Scan the entries and copy each line where the word "provides" is present.

→ **Given entries**
<<<<

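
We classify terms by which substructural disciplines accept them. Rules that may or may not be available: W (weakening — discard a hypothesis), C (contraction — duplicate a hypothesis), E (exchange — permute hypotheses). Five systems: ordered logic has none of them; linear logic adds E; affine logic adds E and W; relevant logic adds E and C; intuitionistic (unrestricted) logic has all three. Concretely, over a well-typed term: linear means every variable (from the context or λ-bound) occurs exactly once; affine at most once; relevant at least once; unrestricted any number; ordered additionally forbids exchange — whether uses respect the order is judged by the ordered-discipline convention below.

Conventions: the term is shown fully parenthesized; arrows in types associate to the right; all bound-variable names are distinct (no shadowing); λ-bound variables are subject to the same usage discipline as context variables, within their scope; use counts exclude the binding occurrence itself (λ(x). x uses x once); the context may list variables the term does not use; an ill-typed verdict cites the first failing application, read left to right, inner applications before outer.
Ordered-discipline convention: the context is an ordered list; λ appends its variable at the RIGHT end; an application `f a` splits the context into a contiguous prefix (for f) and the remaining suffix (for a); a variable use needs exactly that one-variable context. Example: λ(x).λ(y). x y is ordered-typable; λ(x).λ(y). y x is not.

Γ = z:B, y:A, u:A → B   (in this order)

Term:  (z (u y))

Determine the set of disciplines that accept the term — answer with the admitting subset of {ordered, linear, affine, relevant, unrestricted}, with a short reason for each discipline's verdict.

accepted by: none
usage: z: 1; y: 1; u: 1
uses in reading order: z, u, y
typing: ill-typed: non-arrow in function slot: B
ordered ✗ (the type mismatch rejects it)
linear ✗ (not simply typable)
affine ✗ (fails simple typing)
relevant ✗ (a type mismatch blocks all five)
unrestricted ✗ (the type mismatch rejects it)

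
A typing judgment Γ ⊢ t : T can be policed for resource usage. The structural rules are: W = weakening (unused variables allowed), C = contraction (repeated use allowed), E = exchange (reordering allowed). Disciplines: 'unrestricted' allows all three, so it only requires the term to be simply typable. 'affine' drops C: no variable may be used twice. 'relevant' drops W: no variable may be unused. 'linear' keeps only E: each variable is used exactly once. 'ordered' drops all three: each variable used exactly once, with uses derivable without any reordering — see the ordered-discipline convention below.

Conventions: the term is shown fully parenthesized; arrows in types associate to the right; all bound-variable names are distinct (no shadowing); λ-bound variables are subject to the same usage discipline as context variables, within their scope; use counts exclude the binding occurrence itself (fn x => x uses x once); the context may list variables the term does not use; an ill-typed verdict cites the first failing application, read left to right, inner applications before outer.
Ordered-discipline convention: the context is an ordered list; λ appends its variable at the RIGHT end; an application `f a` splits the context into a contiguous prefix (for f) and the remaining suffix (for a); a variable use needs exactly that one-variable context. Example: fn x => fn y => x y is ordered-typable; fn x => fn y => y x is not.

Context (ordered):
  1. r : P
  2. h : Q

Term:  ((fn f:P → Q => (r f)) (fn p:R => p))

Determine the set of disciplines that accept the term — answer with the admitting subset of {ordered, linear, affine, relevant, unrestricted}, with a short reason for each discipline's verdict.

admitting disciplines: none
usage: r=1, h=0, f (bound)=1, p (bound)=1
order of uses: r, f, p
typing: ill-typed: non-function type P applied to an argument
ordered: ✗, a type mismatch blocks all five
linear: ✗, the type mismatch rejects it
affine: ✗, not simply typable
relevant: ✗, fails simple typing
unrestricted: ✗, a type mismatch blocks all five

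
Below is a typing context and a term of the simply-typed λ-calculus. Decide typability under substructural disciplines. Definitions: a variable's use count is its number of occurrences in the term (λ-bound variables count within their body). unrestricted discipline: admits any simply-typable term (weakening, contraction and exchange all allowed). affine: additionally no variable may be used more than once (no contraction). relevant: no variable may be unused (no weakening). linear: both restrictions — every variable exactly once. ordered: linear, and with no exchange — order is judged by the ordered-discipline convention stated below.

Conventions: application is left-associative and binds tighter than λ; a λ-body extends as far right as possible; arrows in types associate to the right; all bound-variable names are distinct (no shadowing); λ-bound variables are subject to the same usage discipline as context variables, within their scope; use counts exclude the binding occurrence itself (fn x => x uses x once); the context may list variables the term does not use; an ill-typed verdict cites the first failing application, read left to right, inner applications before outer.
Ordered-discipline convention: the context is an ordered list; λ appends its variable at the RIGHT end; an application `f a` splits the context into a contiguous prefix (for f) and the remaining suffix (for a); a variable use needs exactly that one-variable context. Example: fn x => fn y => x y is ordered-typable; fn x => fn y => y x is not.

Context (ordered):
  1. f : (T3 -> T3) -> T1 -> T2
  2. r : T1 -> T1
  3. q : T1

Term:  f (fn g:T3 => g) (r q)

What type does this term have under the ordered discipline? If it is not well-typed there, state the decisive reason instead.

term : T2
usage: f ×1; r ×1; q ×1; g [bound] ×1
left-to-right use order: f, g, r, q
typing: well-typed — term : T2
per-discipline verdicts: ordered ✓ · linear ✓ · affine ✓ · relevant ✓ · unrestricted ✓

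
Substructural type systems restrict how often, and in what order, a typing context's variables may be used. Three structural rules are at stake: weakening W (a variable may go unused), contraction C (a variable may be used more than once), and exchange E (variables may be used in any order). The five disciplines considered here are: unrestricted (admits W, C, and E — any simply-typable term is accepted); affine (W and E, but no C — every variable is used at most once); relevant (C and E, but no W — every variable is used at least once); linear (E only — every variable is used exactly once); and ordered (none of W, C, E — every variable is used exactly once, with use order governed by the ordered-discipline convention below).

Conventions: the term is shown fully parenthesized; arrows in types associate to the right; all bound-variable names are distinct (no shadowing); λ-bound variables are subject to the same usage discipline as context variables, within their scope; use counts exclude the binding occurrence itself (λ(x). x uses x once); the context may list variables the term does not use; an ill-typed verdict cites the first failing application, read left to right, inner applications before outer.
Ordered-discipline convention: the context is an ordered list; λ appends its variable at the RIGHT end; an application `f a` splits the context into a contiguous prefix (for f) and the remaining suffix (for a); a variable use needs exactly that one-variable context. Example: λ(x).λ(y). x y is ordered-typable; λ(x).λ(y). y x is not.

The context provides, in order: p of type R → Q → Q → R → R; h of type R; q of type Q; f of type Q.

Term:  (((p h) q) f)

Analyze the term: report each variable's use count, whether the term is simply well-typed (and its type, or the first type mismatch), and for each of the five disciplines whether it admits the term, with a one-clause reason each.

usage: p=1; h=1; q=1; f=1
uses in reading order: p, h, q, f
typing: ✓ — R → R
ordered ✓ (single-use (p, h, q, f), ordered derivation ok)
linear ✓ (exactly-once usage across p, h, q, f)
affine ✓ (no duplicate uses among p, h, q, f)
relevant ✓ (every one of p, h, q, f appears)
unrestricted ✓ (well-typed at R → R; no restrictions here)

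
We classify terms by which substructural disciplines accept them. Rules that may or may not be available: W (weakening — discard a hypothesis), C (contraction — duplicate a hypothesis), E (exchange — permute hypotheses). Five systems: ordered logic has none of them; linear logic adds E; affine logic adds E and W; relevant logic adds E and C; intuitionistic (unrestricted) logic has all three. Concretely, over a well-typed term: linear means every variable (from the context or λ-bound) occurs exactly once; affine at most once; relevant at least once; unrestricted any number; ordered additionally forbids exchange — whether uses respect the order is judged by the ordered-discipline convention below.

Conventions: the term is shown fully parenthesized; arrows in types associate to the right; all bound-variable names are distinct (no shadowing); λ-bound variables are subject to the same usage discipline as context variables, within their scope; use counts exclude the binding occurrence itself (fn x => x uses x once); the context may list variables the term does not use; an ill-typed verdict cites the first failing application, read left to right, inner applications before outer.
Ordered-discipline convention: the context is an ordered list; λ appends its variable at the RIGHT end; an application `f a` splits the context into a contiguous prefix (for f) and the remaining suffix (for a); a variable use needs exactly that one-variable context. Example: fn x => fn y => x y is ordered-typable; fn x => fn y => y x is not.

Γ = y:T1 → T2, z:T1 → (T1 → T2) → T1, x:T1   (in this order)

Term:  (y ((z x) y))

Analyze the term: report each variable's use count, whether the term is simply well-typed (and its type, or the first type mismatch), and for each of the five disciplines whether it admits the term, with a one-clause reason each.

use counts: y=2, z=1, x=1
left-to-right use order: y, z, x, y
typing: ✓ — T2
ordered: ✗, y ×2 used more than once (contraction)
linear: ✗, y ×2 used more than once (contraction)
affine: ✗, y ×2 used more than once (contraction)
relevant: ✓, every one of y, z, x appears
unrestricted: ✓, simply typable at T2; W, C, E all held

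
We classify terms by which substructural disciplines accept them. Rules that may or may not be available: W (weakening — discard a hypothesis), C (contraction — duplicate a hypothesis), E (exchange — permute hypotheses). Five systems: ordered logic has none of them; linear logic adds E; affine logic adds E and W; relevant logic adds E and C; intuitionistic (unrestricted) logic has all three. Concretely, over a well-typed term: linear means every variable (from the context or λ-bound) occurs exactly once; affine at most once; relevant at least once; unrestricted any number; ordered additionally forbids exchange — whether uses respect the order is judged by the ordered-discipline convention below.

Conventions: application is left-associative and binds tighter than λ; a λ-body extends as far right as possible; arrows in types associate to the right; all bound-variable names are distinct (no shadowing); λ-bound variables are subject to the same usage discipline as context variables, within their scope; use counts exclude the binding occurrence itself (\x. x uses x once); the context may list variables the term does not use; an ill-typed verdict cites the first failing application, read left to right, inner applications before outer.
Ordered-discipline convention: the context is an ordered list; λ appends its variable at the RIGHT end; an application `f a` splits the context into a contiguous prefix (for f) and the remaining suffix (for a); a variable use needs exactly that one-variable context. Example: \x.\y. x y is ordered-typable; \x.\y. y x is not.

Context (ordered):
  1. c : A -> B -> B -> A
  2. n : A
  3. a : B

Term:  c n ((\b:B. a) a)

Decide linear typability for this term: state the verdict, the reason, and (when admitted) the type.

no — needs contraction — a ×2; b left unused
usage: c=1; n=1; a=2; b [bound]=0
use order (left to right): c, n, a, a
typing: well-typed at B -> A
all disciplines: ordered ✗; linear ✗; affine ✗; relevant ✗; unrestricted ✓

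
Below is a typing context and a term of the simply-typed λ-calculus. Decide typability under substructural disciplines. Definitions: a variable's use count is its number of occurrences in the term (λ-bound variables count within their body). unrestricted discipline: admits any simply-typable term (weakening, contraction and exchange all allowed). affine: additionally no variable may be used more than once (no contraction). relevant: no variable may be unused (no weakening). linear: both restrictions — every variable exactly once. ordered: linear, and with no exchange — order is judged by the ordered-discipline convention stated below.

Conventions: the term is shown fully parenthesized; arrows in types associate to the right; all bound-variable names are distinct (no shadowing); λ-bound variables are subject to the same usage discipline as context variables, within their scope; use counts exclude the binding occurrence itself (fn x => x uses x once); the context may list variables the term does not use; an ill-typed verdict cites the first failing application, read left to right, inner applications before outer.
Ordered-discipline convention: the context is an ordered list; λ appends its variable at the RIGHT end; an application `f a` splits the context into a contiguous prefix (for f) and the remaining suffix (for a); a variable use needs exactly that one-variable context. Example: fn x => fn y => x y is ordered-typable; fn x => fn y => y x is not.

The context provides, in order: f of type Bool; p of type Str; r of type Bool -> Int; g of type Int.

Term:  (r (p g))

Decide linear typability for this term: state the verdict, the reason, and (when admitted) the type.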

>>>>
<<<<

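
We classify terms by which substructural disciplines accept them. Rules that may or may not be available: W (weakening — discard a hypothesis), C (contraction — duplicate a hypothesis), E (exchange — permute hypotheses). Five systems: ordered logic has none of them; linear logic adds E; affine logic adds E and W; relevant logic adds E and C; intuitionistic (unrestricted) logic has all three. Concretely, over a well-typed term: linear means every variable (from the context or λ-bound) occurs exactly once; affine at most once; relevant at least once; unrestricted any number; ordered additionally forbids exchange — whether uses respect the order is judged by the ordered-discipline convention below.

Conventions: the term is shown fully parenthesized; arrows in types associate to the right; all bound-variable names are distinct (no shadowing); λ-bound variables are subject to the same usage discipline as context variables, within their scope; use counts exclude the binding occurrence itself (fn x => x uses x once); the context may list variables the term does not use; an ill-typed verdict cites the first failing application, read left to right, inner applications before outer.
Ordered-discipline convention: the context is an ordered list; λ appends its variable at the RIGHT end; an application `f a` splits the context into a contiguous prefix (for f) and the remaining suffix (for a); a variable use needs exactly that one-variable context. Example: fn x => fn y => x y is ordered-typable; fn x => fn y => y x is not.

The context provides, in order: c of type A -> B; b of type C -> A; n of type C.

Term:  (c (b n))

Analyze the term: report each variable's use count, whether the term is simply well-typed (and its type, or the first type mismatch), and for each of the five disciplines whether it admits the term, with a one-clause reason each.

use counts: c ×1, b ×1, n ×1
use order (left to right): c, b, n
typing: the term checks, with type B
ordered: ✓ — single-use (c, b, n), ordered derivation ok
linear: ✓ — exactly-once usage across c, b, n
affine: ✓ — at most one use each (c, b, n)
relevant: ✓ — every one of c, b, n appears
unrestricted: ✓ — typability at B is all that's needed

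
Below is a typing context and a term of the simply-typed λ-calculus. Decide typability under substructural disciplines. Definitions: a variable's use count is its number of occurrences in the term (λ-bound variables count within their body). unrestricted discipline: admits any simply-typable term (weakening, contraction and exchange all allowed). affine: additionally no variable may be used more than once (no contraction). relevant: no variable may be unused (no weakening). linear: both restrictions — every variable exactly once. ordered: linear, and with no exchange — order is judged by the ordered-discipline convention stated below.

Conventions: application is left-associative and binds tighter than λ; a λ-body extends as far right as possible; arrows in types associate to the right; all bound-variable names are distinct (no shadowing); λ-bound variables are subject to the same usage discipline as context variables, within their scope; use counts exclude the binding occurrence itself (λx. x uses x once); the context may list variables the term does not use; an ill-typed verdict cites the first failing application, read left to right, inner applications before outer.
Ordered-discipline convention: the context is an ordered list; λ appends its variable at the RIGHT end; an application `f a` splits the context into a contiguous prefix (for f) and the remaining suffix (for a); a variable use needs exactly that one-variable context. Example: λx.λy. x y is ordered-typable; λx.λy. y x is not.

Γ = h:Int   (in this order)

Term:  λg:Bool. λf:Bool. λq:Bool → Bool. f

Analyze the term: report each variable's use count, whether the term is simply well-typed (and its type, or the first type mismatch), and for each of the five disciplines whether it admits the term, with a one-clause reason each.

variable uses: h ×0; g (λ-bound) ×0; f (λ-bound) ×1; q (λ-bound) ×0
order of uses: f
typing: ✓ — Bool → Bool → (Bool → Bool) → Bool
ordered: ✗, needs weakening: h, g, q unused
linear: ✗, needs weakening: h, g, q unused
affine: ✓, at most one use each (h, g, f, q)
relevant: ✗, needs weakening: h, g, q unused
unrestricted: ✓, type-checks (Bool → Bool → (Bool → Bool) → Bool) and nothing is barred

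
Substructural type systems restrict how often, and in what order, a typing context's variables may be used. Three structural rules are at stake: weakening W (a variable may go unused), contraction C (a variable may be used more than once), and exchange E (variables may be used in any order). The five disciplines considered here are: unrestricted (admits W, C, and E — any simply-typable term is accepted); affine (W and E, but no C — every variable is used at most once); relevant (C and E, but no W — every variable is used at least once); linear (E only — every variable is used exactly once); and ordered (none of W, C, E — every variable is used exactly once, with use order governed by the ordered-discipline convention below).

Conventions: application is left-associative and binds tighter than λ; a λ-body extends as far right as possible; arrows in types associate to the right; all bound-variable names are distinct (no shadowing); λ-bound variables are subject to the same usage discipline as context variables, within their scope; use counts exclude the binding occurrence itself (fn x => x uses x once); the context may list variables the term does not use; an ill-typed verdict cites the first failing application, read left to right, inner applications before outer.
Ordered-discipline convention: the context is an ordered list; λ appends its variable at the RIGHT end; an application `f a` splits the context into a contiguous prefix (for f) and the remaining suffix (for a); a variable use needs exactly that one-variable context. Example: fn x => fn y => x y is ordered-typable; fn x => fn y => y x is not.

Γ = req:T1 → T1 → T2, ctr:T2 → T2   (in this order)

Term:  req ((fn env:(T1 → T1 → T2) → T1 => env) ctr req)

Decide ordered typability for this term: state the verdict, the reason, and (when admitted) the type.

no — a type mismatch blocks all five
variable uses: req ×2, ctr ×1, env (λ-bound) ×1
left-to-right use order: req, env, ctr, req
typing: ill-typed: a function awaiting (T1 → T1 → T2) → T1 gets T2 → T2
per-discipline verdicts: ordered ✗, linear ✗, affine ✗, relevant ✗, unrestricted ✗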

>>>>

→ **Solution to this problem**
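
The context provides, in order: p of type R → Q → Q → R → R; h of type R; q of type Q; f of type Q.
The context provides, in order: f of type Bool; p of type Str; r of type Bool -> Int; g of type Int.
The context provides, in order: c of type A -> B; b of type C -> A; n of type C.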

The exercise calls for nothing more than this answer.